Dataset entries
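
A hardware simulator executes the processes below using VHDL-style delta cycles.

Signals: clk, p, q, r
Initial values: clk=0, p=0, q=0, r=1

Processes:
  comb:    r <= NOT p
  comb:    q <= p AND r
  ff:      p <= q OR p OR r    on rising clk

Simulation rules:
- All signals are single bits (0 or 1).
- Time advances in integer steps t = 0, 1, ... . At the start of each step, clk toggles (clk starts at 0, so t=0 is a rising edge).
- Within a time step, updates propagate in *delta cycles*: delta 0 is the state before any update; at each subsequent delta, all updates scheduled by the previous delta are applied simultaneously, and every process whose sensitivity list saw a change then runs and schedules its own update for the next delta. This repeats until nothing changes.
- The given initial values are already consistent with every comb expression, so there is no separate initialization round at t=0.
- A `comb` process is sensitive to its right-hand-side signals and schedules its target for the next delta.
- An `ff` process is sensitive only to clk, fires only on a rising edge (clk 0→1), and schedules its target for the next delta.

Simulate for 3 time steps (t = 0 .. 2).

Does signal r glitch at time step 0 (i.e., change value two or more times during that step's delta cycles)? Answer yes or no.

[bits: p,q,clk,r]
t=0: Δ0=0001 Δ1=0011 Δ2=1011 Δ3=1110 Δ4=1010 | 4Δ
t=1: Δ0=1010 Δ1=1000 | 1Δ
t=2: Δ0=1000 Δ1=1010 | 1Δ

no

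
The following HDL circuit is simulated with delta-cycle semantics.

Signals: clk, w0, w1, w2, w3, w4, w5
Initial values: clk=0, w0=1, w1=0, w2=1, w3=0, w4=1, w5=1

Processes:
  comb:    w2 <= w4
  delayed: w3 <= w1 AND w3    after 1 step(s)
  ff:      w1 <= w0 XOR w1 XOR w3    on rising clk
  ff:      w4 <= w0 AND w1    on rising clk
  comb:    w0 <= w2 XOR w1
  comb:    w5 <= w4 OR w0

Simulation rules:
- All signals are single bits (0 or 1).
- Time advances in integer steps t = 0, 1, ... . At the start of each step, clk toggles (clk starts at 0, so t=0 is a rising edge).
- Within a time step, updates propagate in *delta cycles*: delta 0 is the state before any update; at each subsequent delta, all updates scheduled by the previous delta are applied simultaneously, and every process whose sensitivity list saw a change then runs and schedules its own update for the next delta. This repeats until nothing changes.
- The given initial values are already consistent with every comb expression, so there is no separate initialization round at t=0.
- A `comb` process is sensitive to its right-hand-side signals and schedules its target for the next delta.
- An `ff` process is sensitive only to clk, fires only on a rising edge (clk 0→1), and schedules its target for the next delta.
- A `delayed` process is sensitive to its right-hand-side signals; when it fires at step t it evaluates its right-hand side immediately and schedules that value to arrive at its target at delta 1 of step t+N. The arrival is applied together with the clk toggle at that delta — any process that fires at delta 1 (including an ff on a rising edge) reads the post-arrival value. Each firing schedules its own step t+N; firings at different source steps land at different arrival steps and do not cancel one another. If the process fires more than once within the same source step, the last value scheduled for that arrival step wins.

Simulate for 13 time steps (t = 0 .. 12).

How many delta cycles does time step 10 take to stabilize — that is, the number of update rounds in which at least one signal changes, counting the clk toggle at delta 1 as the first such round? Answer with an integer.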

■ EXERCISE REQUIREMENTS
What you should produce is an exact retyping of every line above.

■ TASK OUTPUT
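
A hardware simulator executes the processes below using VHDL-style delta cycles.

Signals: clk, p, q, r
Initial values: clk=0, p=0, q=0, r=1

Processes:
  comb:    r <= NOT p
  comb:    q <= p AND r
  ff:      p <= q OR p OR r    on rising clk

Simulation rules:
- All signals are single bits (0 or 1).
- Time advances in integer steps t = 0, 1, ... . At the start of each step, clk toggles (clk starts at 0, so t=0 is a rising edge).
- Within a time step, updates propagate in *delta cycles*: delta 0 is the state before any update; at each subsequent delta, all updates scheduled by the previous delta are applied simultaneously, and every process whose sensitivity list saw a change then runs and schedules its own update for the next delta. This repeats until nothing changes.
- The given initial values are already consistent with every comb expression, so there is no separate initialization round at t=0.
- A `comb` process is sensitive to its right-hand-side signals and schedules its target for the next delta.
- An `ff` process is sensitive only to clk, fires only on a rising edge (clk 0→1), and schedules its target for the next delta.

Simulate for 3 time steps (t = 0 .. 2).

Does signal r glitch at time step 0 (i.e., change value two or more times during that step's delta cycles)? Answer yes or no.

[bits: p,q,clk,r]
t=0: Δ0=0001 Δ1=0011 Δ2=1011 Δ3=1110 Δ4=1010 | 4Δ
t=1: Δ0=1010 Δ1=1000 | 1Δ
t=2: Δ0=1000 Δ1=1010 | 1Δ

no

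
The following HDL circuit is simulated with delta-cycle semantics.

Signals: clk, w0, w1, w2, w3, w4, w5
Initial values: clk=0, w0=1, w1=0, w2=1, w3=0, w4=1, w5=1

Processes:
  comb:    w2 <= w4
  delayed: w3 <= w1 AND w3    after 1 step(s)
  ff:      w1 <= w0 XOR w1 XOR w3    on rising clk
  ff:      w4 <= w0 AND w1    on rising clk
  comb:    w0 <= w2 XOR w1
  comb:    w5 <= w4 OR w0

Simulation rules:
- All signals are single bits (0 or 1).
- Time advances in integer steps t = 0, 1, ... . At the start of each step, clk toggles (clk starts at 0, so t=0 is a rising edge).
- Within a time step, updates propagate in *delta cycles*: delta 0 is the state before any update; at each subsequent delta, all updates scheduled by the previous delta are applied simultaneously, and every process whose sensitivity list saw a change then runs and schedules its own update for the next delta. This repeats until nothing changes.
- The given initial values are already consistent with every comb expression, so there is no separate initialization round at t=0.
- A `comb` process is sensitive to its right-hand-side signals and schedules its target for the next delta.
- An `ff` process is sensitive only to clk, fires only on a rising edge (clk 0→1), and schedules its target for the next delta.
- A `delayed` process is sensitive to its right-hand-side signals; when it fires at step t it evaluates its right-hand side immediately and schedules that value to arrive at its target at delta 1 of step t+N. The arrival is applied together with the clk toggle at that delta — any process that fires at delta 1 (including an ff on a rising edge) reads the post-arrival value. Each firing schedules its own step t+N; firings at different source steps land at different arrival steps and do not cancel one another. If the process fires more than once within the same source step, the last value scheduled for that arrival step wins.

Simulate for 13 time steps (t = 0 .. 12).

How many delta cycles does time step 10 take to stabilize — that is, the number of update rounds in which at least one signal changes, counting the clk toggle at delta 1 as the first such round? Answer with an integer.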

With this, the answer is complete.